> **WORK ITEM**
Give back an exact copy of the lines below, from the first through the line with "Answer: 15356"; please stop there.

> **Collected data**

********************

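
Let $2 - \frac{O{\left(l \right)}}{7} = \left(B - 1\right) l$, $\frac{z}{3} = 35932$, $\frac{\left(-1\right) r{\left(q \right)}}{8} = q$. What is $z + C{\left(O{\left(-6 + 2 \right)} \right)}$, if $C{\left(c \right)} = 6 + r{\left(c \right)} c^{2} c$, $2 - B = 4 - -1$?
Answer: $-737786726$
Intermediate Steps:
$B = -3$ ($B = 2 - \left(4 - -1\right) = 2 - \left(4 + 1\right) = 2 - 5 = -3$)
$r{\left(q \right)} = - 8 q$
$z = 107796$ ($z = 3 \cdot 35932 = 107796$)
$O{\left(l \right)} = 14 + 28 l$ ($O{\left(l \right)} = 14 - 7 \left(-3 - 1\right) l = 14 - 7 \left(- 4 l\right) = 14 + 28 l$)
$C{\left(c \right)} = 6 - 8 c^{4}$ ($C{\left(c \right)} = 6 + - 8 c c^{2} c = 6 + - 8 c^{3} c = 6 - 8 c^{4}$)
$z + C{\left(O{\left(-6 + 2 \right)} \right)} = 107796 + \left(6 - 8 \left(14 + 28 \left(-6 + 2\right)\right)^{4}\right) = 107796 + \left(6 - 8 \left(14 + 28 \left(-4\right)\right)^{4}\right) = 107796 + \left(6 - 8 \left(14 - 112\right)^{4}\right) = 107796 + \left(6 - 8 \left(-98\right)^{4}\right) = 107796 + \left(6 - 737894528\right) = 107796 - 737894522 = -737786726$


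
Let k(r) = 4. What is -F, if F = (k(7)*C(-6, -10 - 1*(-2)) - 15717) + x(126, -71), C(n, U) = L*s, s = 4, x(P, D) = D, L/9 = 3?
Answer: 15356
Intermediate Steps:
L = 27 (L = 9*3 = 27)
C(n, U) = 108 (C(n, U) = 27*4 = 108)
F = -15356 (F = (4*108 - 15717) - 71 = (432 - 15717) - 71 = -15285 - 71 = -15356)
-F = -1*(-15356) = 15356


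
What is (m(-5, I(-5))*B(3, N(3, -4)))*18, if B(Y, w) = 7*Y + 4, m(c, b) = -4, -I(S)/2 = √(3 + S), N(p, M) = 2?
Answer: -1800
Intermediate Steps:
I(S) = -2*√(3 + S)
B(Y, w) = 4 + 7*Y
(m(-5, I(-5))*B(3, N(3, -4)))*18 = -4*(4 + 7*3)*18 = -4*(4 + 21)*18 = -4*25*18 = -100*18 = -1800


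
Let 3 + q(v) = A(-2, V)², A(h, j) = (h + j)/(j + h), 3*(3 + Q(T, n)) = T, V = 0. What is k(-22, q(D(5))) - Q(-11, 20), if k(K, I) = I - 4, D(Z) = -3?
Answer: ⅔ ≈ 0.66667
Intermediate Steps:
Q(T, n) = -3 + T/3
A(h, j) = 1 (A(h, j) = (h + j)/(h + j) = 1)
q(v) = -2 (q(v) = -3 + 1² = -3 + 1 = -2)
k(K, I) = -4 + I
k(-22, q(D(5))) - Q(-11, 20) = (-4 - 2) - (-3 + (⅓)*(-11)) = -6 - (-3 - 11/3) = -6 - 1*(-20/3) = -6 + 20/3 = ⅔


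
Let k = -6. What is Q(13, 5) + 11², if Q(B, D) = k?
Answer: 115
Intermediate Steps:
Q(B, D) = -6
Q(13, 5) + 11² = -6 + 11² = -6 + 121 = 115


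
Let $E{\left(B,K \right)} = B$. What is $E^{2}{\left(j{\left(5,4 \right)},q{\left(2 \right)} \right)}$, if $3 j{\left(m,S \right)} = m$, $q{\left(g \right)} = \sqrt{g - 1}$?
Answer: $\frac{25}{9} \approx 2.7778$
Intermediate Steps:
$q{\left(g \right)} = \sqrt{-1 + g}$
$j{\left(m,S \right)} = \frac{m}{3}$
$E^{2}{\left(j{\left(5,4 \right)},q{\left(2 \right)} \right)} = \left(\frac{1}{3} \cdot 5\right)^{2} = \left(\frac{5}{3}\right)^{2} = \frac{25}{9}$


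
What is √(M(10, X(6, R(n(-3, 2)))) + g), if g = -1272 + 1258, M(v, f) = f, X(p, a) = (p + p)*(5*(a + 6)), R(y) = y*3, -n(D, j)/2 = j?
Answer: I*√374 ≈ 19.339*I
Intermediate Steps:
n(D, j) = -2*j
R(y) = 3*y
X(p, a) = 2*p*(30 + 5*a) (X(p, a) = (2*p)*(5*(6 + a)) = (2*p)*(30 + 5*a) = 2*p*(30 + 5*a))
g = -14
√(M(10, X(6, R(n(-3, 2)))) + g) = √(10*6*(6 + 3*(-2*2)) - 14) = √(10*6*(6 + 3*(-4)) - 14) = √(10*6*(6 - 12) - 14) = √(10*6*(-6) - 14) = √(-360 - 14) = √(-374) = I*√374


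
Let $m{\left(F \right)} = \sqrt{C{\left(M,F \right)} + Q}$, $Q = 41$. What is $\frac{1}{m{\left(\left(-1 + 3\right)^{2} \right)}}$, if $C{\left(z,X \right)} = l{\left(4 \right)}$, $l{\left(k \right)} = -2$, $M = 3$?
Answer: $\frac{\sqrt{39}}{39} \approx 0.16013$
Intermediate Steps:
$C{\left(z,X \right)} = -2$
$m{\left(F \right)} = \sqrt{39}$ ($m{\left(F \right)} = \sqrt{-2 + 41} = \sqrt{39}$)
$\frac{1}{m{\left(\left(-1 + 3\right)^{2} \right)}} = \frac{1}{\sqrt{39}} = \frac{\sqrt{39}}{39}$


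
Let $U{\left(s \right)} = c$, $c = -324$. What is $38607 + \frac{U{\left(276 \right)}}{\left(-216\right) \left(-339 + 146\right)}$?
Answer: $\frac{14902299}{386} \approx 38607.0$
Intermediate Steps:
$U{\left(s \right)} = -324$
$38607 + \frac{U{\left(276 \right)}}{\left(-216\right) \left(-339 + 146\right)} = 38607 - \frac{324}{\left(-216\right) \left(-339 + 146\right)} = 38607 - \frac{324}{\left(-216\right) \left(-193\right)} = 38607 - \frac{324}{41688} = 38607 - \frac{3}{386} = \frac{14902299}{386}$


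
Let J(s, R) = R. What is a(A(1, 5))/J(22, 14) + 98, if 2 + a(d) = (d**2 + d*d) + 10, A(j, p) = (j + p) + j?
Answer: 739/7 ≈ 105.57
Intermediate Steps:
A(j, p) = p + 2*j
a(d) = 8 + 2*d**2 (a(d) = -2 + ((d**2 + d*d) + 10) = -2 + ((d**2 + d**2) + 10) = -2 + (2*d**2 + 10) = -2 + (10 + 2*d**2) = 8 + 2*d**2)
a(A(1, 5))/J(22, 14) + 98 = (8 + 2*(5 + 2*1)**2)/14 + 98 = (8 + 2*(5 + 2)**2)*(1/14) + 98 = (8 + 2*7**2)*(1/14) + 98 = (8 + 2*49)*(1/14) + 98 = (8 + 98)*(1/14) + 98 = 106*(1/14) + 98 = 53/7 + 98 = 739/7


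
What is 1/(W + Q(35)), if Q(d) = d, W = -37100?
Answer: -1/37065 ≈ -2.6980e-5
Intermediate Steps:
1/(W + Q(35)) = 1/(-37100 + 35) = 1/(-37065) = -1/37065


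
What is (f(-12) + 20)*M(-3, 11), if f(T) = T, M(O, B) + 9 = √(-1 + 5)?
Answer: -56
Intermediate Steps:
M(O, B) = -7 (M(O, B) = -9 + √(-1 + 5) = -9 + √4 = -9 + 2 = -7)
(f(-12) + 20)*M(-3, 11) = (-12 + 20)*(-7) = 8*(-7) = -56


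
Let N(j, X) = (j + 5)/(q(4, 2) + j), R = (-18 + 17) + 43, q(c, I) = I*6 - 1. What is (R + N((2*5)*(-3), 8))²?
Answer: 677329/361 ≈ 1876.3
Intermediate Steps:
q(c, I) = -1 + 6*I (q(c, I) = 6*I - 1 = -1 + 6*I)
R = 42 (R = -1 + 43 = 42)
N(j, X) = (5 + j)/(11 + j) (N(j, X) = (j + 5)/((-1 + 6*2) + j) = (5 + j)/((-1 + 12) + j) = (5 + j)/(11 + j))
(R + N((2*5)*(-3), 8))² = (42 + (5 + (2*5)*(-3))/(11 + (2*5)*(-3)))² = (42 + (5 + 10*(-3))/(11 + 10*(-3)))² = (42 + (5 - 30)/(11 - 30))² = (42 - 25/(-19))² = (42 - 1/19*(-25))² = (42 + 25/19)² = (823/19)² = 677329/361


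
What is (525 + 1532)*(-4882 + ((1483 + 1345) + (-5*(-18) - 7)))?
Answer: -4054347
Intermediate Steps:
(525 + 1532)*(-4882 + ((1483 + 1345) + (-5*(-18) - 7))) = 2057*(-4882 + (2828 + (90 - 7))) = 2057*(-4882 + (2828 + 83)) = 2057*(-4882 + 2911) = 2057*(-1971) = -4054347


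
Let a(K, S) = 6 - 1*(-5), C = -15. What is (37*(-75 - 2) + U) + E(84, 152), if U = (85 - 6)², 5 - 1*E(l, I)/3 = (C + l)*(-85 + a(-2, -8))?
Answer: 18725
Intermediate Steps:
a(K, S) = 11 (a(K, S) = 6 + 5 = 11)
E(l, I) = -3315 + 222*l (E(l, I) = 15 - 3*(-15 + l)*(-85 + 11) = 15 - 3*(-15 + l)*(-74) = 15 - 3*(1110 - 74*l) = 15 + (-3330 + 222*l) = -3315 + 222*l)
U = 6241 (U = 79² = 6241)
(37*(-75 - 2) + U) + E(84, 152) = (37*(-75 - 2) + 6241) + (-3315 + 222*84) = (37*(-77) + 6241) + (-3315 + 18648) = (-2849 + 6241) + 15333 = 3392 + 15333 = 18725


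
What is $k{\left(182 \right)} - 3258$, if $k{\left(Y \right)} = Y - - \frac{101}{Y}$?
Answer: $- \frac{559731}{182} \approx -3075.4$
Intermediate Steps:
$k{\left(Y \right)} = Y + \frac{101}{Y}$
$k{\left(182 \right)} - 3258 = \left(182 + \frac{101}{182}\right) - 3258 = \frac{33225}{182} - 3258 = - \frac{559731}{182}$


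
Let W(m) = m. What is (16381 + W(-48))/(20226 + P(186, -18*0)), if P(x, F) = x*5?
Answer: 16333/21156 ≈ 0.77203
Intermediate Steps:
P(x, F) = 5*x
(16381 + W(-48))/(20226 + P(186, -18*0)) = (16381 - 48)/(20226 + 5*186) = 16333/(20226 + 930) = 16333/21156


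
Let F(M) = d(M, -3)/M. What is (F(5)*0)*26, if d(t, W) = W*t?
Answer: 0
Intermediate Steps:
F(M) = -3 (F(M) = (-3*M)/M = -3)
(F(5)*0)*26 = -3*0*26 = 0*26 = 0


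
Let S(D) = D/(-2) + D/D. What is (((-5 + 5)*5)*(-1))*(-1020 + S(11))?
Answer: 0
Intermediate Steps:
S(D) = 1 - D/2 (S(D) = D*(-1/2) + 1 = -D/2 + 1 = 1 - D/2)
(((-5 + 5)*5)*(-1))*(-1020 + S(11)) = (((-5 + 5)*5)*(-1))*(-1020 + (1 - 1/2*11)) = ((0*5)*(-1))*(-1020 + (1 - 11/2)) = (0*(-1))*(-1020 - 9/2) = 0*(-2049/2) = 0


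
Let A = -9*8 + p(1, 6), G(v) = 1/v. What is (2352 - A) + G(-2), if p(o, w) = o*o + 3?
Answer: 4839/2 ≈ 2419.5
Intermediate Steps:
p(o, w) = 3 + o² (p(o, w) = o² + 3 = 3 + o²)
A = -68 (A = -9*8 + (3 + 1²) = -72 + (3 + 1) = -72 + 4 = -68)
(2352 - A) + G(-2) = (2352 - 1*(-68)) + 1/(-2) = (2352 + 68) - ½ = 2420 - ½ = 4839/2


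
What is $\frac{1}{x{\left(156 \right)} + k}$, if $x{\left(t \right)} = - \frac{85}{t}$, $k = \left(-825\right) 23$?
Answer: $- \frac{156}{2960185} \approx -5.2699 \cdot 10^{-5}$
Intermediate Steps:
$k = -18975$
$\frac{1}{x{\left(156 \right)} + k} = \frac{1}{- \frac{85}{156} - 18975} = \frac{1}{- \frac{2960185}{156}} = - \frac{156}{2960185}$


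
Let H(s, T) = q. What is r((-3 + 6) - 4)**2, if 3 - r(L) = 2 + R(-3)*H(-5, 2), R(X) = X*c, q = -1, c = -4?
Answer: 169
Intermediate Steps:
H(s, T) = -1
R(X) = -4*X (R(X) = X*(-4) = -4*X)
r(L) = 13 (r(L) = 3 - (2 - 4*(-3)*(-1)) = 3 - (2 + 12*(-1)) = 3 - (2 - 12) = 3 - 1*(-10) = 3 + 10 = 13)
r((-3 + 6) - 4)**2 = 13**2 = 169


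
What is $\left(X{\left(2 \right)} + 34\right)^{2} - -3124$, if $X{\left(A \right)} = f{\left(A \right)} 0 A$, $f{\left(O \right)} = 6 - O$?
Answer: $4280$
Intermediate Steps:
$X{\left(A \right)} = 0$ ($X{\left(A \right)} = \left(6 - A\right) 0 A = 0 A = 0$)
$\left(X{\left(2 \right)} + 34\right)^{2} - -3124 = \left(0 + 34\right)^{2} - -3124 = 34^{2} + 3124 = 1156 + 3124 = 4280$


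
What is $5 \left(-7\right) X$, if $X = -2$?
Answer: $70$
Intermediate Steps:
$5 \left(-7\right) X = 5 \left(-7\right) \left(-2\right) = \left(-35\right) \left(-2\right) = 70$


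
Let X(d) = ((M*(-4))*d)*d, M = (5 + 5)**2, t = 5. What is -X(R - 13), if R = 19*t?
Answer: 2689600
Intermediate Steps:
M = 100 (M = 10**2 = 100)
R = 95 (R = 19*5 = 95)
X(d) = -400*d**2 (X(d) = ((100*(-4))*d)*d = (-400*d)*d = -400*d**2)
-X(R - 13) = -(-400)*(95 - 13)**2 = -(-400)*82**2 = -(-400)*6724 = -1*(-2689600) = 2689600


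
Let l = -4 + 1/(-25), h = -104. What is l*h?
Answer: 10504/25 ≈ 420.16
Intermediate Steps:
l = -101/25 (l = -4 - 1/25 = -101/25 ≈ -4.0400)
l*h = -101/25*(-104) = 10504/25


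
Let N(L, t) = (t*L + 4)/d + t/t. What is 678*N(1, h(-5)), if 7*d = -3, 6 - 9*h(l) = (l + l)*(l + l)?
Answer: 97858/9 ≈ 10873.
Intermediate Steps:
h(l) = ⅔ - 4*l²/9 (h(l) = ⅔ - (l + l)*(l + l)/9 = ⅔ - 2*l*2*l/9 = ⅔ - 4*l²/9)
d = -3/7 (d = (⅐)*(-3) = -3/7 ≈ -0.42857)
N(L, t) = -25/3 - 7*L*t/3 (N(L, t) = (t*L + 4)/(-3/7) + t/t = (L*t + 4)*(-7/3) + 1 = (4 + L*t)*(-7/3) + 1 = (-28/3 - 7*L*t/3) + 1 = -25/3 - 7*L*t/3)
678*N(1, h(-5)) = 678*(-25/3 - 7/3*1*(⅔ - 4/9*(-5)²)) = 678*(-25/3 - 7/3*1*(⅔ - 4/9*25)) = 678*(-25/3 - 7/3*1*(⅔ - 100/9)) = 678*(-25/3 - 7/3*1*(-94/9)) = 678*(-25/3 + 658/27) = 678*(433/27) = 97858/9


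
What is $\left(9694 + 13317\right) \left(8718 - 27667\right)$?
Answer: $-436035439$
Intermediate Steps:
$\left(9694 + 13317\right) \left(8718 - 27667\right) = 23011 \left(-18949\right) = -436035439$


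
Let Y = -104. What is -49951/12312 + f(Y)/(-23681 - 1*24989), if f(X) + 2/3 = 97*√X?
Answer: -63976499/15769080 - 97*I*√26/24335 ≈ -4.0571 - 0.020325*I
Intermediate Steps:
f(X) = -⅔ + 97*√X
-49951/12312 + f(Y)/(-23681 - 1*24989) = -49951/12312 + (-⅔ + 97*√(-104))/(-23681 - 1*24989) = -49951*1/12312 + (-⅔ + 97*(2*I*√26))/(-23681 - 24989) = -2629/648 + (-⅔ + 194*I*√26)/(-48670) = -2629/648 + (-⅔ + 194*I*√26)*(-1/48670) = -2629/648 + (1/73005 - 97*I*√26/24335) = -63976499/15769080 - 97*I*√26/24335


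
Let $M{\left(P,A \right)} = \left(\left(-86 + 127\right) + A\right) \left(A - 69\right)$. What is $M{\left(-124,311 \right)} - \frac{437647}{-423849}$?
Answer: $\frac{36105590863}{423849} \approx 85185.0$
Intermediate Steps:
$M{\left(P,A \right)} = \left(-69 + A\right) \left(41 + A\right)$ ($M{\left(P,A \right)} = \left(41 + A\right) \left(-69 + A\right) = \left(-69 + A\right) \left(41 + A\right)$)
$M{\left(-124,311 \right)} - \frac{437647}{-423849} = \left(-2829 + 311^{2} - 8708\right) - \frac{437647}{-423849} = \left(-2829 + 96721 - 8708\right) - 437647 \left(- \frac{1}{423849}\right) = 85184 - - \frac{437647}{423849} = 85184 + \frac{437647}{423849} = \frac{36105590863}{423849}$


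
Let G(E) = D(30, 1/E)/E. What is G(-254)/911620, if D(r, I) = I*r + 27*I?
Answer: 3/3095477680 ≈ 9.6916e-10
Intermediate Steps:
D(r, I) = 27*I + I*r
G(E) = 57/E² (G(E) = ((27 + 30)/E)/E = (57/E)/E = 57/E²)
G(-254)/911620 = (57/(-254)²)/911620 = (57*(1/64516))*(1/911620) = (57/64516)*(1/911620) = 3/3095477680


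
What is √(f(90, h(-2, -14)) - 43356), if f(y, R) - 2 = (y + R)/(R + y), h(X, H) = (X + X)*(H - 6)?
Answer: 3*I*√4817 ≈ 208.21*I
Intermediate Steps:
h(X, H) = 2*X*(-6 + H) (h(X, H) = (2*X)*(-6 + H) = 2*X*(-6 + H))
f(y, R) = 3 (f(y, R) = 2 + (y + R)/(R + y) = 2 + (R + y)/(R + y) = 2 + 1 = 3)
√(f(90, h(-2, -14)) - 43356) = √(3 - 43356) = √(-43353) = 3*I*√4817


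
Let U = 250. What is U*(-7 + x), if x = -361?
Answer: -92000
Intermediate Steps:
U*(-7 + x) = 250*(-7 - 361) = 250*(-368) = -92000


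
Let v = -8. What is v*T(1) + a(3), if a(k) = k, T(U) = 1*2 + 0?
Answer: -13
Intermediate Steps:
T(U) = 2 (T(U) = 2 + 0 = 2)
v*T(1) + a(3) = -8*2 + 3 = -16 + 3 = -13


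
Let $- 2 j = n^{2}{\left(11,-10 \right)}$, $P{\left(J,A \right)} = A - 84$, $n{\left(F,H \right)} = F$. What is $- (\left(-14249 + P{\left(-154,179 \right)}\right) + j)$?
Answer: $\frac{28429}{2} \approx 14215.0$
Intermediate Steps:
$P{\left(J,A \right)} = -84 + A$
$j = - \frac{121}{2}$ ($j = - \frac{11^{2}}{2} = \left(- \frac{1}{2}\right) 121 = - \frac{121}{2} \approx -60.5$)
$- (\left(-14249 + P{\left(-154,179 \right)}\right) + j) = - (\left(-14249 + \left(-84 + 179\right)\right) - \frac{121}{2}) = - (\left(-14249 + 95\right) - \frac{121}{2}) = - (-14154 - \frac{121}{2}) = \left(-1\right) \left(- \frac{28429}{2}\right) = \frac{28429}{2}$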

********************

> **TASK OUTPUT**
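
Let $2 - \frac{O{\left(l \right)}}{7} = \left(B - 1\right) l$, $\frac{z}{3} = 35932$, $\frac{\left(-1\right) r{\left(q \right)}}{8} = q$. What is $z + C{\left(O{\left(-6 + 2 \right)} \right)}$, if $C{\left(c \right)} = 6 + r{\left(c \right)} c^{2} c$, $2 - B = 4 - -1$?
Answer: $-737786726$
Intermediate Steps:
$B = -3$ ($B = 2 - \left(4 - -1\right) = 2 - \left(4 + 1\right) = 2 - 5 = -3$)
$r{\left(q \right)} = - 8 q$
$z = 107796$ ($z = 3 \cdot 35932 = 107796$)
$O{\left(l \right)} = 14 + 28 l$ ($O{\left(l \right)} = 14 - 7 \left(-3 - 1\right) l = 14 - 7 \left(- 4 l\right) = 14 + 28 l$)
$C{\left(c \right)} = 6 - 8 c^{4}$ ($C{\left(c \right)} = 6 + - 8 c c^{2} c = 6 + - 8 c^{3} c = 6 - 8 c^{4}$)
$z + C{\left(O{\left(-6 + 2 \right)} \right)} = 107796 + \left(6 - 8 \left(14 + 28 \left(-6 + 2\right)\right)^{4}\right) = 107796 + \left(6 - 8 \left(14 + 28 \left(-4\right)\right)^{4}\right) = 107796 + \left(6 - 8 \left(14 - 112\right)^{4}\right) = 107796 + \left(6 - 8 \left(-98\right)^{4}\right) = 107796 + \left(6 - 737894528\right) = 107796 - 737894522 = -737786726$


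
Let k(r) = 4. What is -F, if F = (k(7)*C(-6, -10 - 1*(-2)) - 15717) + x(126, -71), C(n, U) = L*s, s = 4, x(P, D) = D, L/9 = 3?
Answer: 15356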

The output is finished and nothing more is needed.